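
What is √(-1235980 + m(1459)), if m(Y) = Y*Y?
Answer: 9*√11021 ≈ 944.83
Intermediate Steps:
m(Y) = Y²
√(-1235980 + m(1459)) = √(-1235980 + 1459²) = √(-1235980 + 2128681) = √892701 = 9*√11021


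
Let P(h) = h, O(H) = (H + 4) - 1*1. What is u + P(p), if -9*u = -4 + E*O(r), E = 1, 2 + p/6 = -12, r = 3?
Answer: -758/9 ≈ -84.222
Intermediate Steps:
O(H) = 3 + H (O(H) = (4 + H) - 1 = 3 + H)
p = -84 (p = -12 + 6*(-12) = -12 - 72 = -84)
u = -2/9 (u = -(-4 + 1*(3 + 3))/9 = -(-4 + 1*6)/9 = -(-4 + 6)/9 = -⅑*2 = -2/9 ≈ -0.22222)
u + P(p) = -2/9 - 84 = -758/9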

== == ==

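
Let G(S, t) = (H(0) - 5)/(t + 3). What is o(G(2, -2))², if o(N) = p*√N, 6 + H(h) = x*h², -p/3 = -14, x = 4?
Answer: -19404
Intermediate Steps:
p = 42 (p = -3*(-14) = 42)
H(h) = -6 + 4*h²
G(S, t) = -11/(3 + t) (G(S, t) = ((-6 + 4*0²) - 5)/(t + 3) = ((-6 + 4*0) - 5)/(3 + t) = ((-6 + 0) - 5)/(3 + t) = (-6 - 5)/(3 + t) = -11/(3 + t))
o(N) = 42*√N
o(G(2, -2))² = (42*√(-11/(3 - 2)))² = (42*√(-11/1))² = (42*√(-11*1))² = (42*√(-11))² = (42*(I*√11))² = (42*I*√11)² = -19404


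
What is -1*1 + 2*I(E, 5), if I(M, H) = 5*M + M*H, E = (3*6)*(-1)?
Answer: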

== == ==

-- PROBLEM DESCRIPTION --
Take the lines above from the one containing "Answer: 9*√11021 ≈ 944.83" to the one containing "Answer: -758/9 ≈ -84.222" and retype them exactly, both ends included, with nothing added.

-- WRITTEN SOLUTION --
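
Answer: 9*√11021 ≈ 944.83
Intermediate Steps:
m(Y) = Y²
√(-1235980 + m(1459)) = √(-1235980 + 1459²) = √(-1235980 + 2128681) = √892701 = 9*√11021


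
Let P(h) = h, O(H) = (H + 4) - 1*1. What is u + P(p), if -9*u = -4 + E*O(r), E = 1, 2 + p/6 = -12, r = 3?
Answer: -758/9 ≈ -84.222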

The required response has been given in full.